### What to do
Look through the data that follows and copy each line with the string "plural".

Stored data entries

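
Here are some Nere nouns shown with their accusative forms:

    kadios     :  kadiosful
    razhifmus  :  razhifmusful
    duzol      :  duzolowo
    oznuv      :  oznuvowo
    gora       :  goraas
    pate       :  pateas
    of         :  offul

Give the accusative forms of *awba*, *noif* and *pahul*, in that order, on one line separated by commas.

awbaas, noifful, pahulowo

The alternation tracks the final sound of the stem — -ful when the stem ends in a voiceless consonant (*kadios*, *razhifmus*, *of*); -owo when the stem ends in a voiced consonant (*duzol*, *oznuv*); -as when the stem ends in a vowel (*gora*, *pate*).
The final sound of *awba* is /a/, which is a vowel, so the suffix is -as, giving *awbaas*.
The final sound of *noif* is /f/, which is a voiceless consonant, so the suffix is -ful, giving *noifful*.
The final sound of *pahul* is /l/, which is a voiced consonant, so the suffix is -owo, giving *pahulowo*.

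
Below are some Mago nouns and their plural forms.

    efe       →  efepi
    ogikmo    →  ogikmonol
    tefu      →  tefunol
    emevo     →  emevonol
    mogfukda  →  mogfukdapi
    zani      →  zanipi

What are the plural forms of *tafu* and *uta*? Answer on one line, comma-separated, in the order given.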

### Written response
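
Below are some Mago nouns and their plural forms.
What are the plural forms of *tafu* and *uta*? Answer on one line, comma-separated, in the order given.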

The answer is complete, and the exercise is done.